▶ **WORK ORDER**: Print the whole listing below again, exactly as given.
───── DATASET EXTRACT
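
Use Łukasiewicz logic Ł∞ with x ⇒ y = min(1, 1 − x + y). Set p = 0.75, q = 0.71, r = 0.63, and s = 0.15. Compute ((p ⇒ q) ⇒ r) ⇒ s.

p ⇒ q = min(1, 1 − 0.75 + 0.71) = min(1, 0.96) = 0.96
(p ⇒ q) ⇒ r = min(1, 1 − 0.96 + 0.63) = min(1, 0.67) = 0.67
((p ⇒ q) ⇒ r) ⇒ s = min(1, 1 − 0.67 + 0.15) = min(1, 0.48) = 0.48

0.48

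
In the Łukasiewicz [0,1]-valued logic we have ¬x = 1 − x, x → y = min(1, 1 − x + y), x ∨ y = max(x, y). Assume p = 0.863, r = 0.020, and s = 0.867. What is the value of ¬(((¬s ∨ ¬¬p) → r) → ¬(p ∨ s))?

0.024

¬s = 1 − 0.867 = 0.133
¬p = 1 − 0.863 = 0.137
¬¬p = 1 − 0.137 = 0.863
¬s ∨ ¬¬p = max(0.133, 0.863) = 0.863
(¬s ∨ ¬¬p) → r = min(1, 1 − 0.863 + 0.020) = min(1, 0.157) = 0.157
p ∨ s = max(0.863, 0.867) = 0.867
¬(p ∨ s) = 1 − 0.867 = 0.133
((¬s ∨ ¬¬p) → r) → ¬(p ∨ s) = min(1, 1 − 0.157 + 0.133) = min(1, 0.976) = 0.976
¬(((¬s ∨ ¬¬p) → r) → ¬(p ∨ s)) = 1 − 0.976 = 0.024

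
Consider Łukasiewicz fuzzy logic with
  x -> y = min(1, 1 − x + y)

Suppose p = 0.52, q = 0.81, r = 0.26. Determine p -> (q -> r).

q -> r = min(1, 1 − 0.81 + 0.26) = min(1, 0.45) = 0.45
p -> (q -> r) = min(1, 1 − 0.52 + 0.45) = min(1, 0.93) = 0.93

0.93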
──────────
▶ **TASK ANSWER**:
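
Use Łukasiewicz logic Ł∞ with x ⇒ y = min(1, 1 − x + y). Set p = 0.75, q = 0.71, r = 0.63, and s = 0.15. Compute ((p ⇒ q) ⇒ r) ⇒ s.

p ⇒ q = min(1, 1 − 0.75 + 0.71) = min(1, 0.96) = 0.96
(p ⇒ q) ⇒ r = min(1, 1 − 0.96 + 0.63) = min(1, 0.67) = 0.67
((p ⇒ q) ⇒ r) ⇒ s = min(1, 1 − 0.67 + 0.15) = min(1, 0.48) = 0.48

0.48

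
In the Łukasiewicz [0,1]-valued logic we have ¬x = 1 − x, x → y = min(1, 1 − x + y), x ∨ y = max(x, y). Assume p = 0.863, r = 0.020, and s = 0.867. What is the value of ¬(((¬s ∨ ¬¬p) → r) → ¬(p ∨ s))?

0.024

¬s = 1 − 0.867 = 0.133
¬p = 1 − 0.863 = 0.137
¬¬p = 1 − 0.137 = 0.863
¬s ∨ ¬¬p = max(0.133, 0.863) = 0.863
(¬s ∨ ¬¬p) → r = min(1, 1 − 0.863 + 0.020) = min(1, 0.157) = 0.157
p ∨ s = max(0.863, 0.867) = 0.867
¬(p ∨ s) = 1 − 0.867 = 0.133
((¬s ∨ ¬¬p) → r) → ¬(p ∨ s) = min(1, 1 − 0.157 + 0.133) = min(1, 0.976) = 0.976
¬(((¬s ∨ ¬¬p) → r) → ¬(p ∨ s)) = 1 − 0.976 = 0.024

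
Consider Łukasiewicz fuzzy logic with
  x -> y = min(1, 1 − x + y)

Suppose p = 0.52, q = 0.81, r = 0.26. Determine p -> (q -> r).

q -> r = min(1, 1 − 0.81 + 0.26) = min(1, 0.45) = 0.45
p -> (q -> r) = min(1, 1 − 0.52 + 0.45) = min(1, 0.93) = 0.93

0.93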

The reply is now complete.